* [TASK INSTRUCTIONS] When "below" occurs in a line of the material, copy that line.

* [INFORMATION SHOWN]
***

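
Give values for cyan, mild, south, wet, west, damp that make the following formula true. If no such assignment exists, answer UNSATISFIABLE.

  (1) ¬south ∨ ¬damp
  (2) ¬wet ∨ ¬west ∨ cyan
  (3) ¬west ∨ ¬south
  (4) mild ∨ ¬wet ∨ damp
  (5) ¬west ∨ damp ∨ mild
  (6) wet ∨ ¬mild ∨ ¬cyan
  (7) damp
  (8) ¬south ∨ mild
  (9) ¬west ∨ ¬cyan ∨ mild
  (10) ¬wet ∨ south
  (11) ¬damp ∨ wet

(damp) alone gives damp = True.
(¬south) alone gives south = False.
(¬wet) alone gives wet = False.
Now (wet) is unsatisfied and unit — conflict.

UNSATISFIABLE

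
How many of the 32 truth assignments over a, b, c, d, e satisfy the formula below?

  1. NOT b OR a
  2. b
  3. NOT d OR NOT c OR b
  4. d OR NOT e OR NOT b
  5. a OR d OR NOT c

There are 2^5 = 32 truth assignments over (a, b, c, d, e).
Split on d. With d = true, the clauses containing d are satisfied and NOT d drops from the rest; 4 of the 2^4 = 16 assignments to the other variables satisfy what remains.
With d = false, by the same count on the reduced clause set, 2 assignments work.
(One model: a=T, b=T, c=F, d=F, e=F.)
Total: 4 + 2 = 6.

6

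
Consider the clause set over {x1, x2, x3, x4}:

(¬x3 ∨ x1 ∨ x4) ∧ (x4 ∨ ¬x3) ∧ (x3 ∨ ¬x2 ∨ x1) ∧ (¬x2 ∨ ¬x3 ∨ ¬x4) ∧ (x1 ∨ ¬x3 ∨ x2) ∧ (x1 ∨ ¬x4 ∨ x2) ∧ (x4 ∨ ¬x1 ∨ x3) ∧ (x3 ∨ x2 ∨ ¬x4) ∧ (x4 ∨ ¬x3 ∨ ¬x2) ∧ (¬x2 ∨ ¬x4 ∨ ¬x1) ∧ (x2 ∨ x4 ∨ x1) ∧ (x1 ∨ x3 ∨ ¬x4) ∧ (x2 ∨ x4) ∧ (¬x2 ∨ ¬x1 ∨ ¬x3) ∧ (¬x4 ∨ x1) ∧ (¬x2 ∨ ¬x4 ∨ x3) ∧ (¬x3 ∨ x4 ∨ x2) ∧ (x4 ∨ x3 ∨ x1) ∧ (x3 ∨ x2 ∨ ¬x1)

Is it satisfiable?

Try x4 = True.
Unit clause (x1) forces x1 = True.
Unit clause (¬x2) forces x2 = False.
Unit clause (x3) forces x3 = True.
Every clause now holds.
A satisfying assignment: x1: True; x2: False; x3: True; x4: True.

Satisfiable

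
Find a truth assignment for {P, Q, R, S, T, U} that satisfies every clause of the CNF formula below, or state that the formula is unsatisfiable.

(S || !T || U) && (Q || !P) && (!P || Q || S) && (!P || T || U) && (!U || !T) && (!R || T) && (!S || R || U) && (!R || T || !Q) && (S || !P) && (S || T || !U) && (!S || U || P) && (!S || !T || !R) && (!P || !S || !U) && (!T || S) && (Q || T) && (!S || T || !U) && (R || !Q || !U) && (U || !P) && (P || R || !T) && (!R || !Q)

P: false,  Q: true,  R: false,  S: false,  T: false,  U: false

Try Q = true.
Unit clause (!R) forces R = false.
Unit clause (!U) forces U = false.
Unit clause (!S) forces S = false.
Unit clause (!T) forces T = false.
Unit clause (!P) forces P = false.
Every clause now holds.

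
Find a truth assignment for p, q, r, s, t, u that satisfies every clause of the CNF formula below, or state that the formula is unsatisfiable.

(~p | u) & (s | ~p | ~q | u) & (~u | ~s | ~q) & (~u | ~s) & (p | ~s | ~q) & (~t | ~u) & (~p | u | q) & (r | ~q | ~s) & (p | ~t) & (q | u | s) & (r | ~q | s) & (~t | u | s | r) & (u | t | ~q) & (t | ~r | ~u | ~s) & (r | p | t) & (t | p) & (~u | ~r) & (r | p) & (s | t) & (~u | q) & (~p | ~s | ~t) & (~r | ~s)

Try p = 0.
(~t) alone gives t = 0.
That conflicts with the unit clause (t).
Backtrack on p: now try p = 1.
(u) alone gives u = 1.
(~s) alone gives s = 0.
(~t) alone gives t = 0.
That conflicts with the unit clause (t).
Neither p = 1 nor p = 0 works.

UNSATISFIABLE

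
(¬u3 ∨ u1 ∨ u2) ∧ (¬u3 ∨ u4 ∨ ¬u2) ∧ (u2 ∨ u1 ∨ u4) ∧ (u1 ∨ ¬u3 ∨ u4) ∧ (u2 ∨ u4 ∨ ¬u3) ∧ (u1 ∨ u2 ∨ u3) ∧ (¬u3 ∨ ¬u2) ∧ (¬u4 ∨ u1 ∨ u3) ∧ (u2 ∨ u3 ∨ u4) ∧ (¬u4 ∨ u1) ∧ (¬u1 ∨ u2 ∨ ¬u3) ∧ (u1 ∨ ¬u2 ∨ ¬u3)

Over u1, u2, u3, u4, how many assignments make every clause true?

There are 2^4 = 16 truth assignments over (u1, u2, u3, u4).
Check each against the 12 clauses (columns in the order u1, u2, u3, u4):
  F F F F  ✗ fails (u2 ∨ u1 ∨ u4)
  F F F T  ✗ fails (u1 ∨ u2 ∨ u3)
  F F T F  ✗ fails (¬u3 ∨ u1 ∨ u2)
  F F T T  ✗ fails (¬u3 ∨ u1 ∨ u2)
  F T F F  ✓ satisfies all
  F T F T  ✗ fails (¬u4 ∨ u1 ∨ u3)
  F T T F  ✗ fails (¬u3 ∨ u4 ∨ ¬u2)
  F T T T  ✗ fails (¬u3 ∨ ¬u2)
  T F F F  ✗ fails (u2 ∨ u3 ∨ u4)
  T F F T  ✓ satisfies all
  T F T F  ✗ fails (u2 ∨ u4 ∨ ¬u3)
  T F T T  ✗ fails (¬u1 ∨ u2 ∨ ¬u3)
  T T F F  ✓ satisfies all
  T T F T  ✓ satisfies all
  T T T F  ✗ fails (¬u3 ∨ u4 ∨ ¬u2)
  T T T T  ✗ fails (¬u3 ∨ ¬u2)
4 of the 16 rows are models.

4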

***

* [REPLY]
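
How many of the 32 truth assignments over a, b, c, d, e satisfy the formula below?
Find a truth assignment for {P, Q, R, S, T, U} that satisfies every clause of the CNF formula below, or state that the formula is unsatisfiable.
Find a truth assignment for p, q, r, s, t, u that satisfies every clause of the CNF formula below, or state that the formula is unsatisfiable.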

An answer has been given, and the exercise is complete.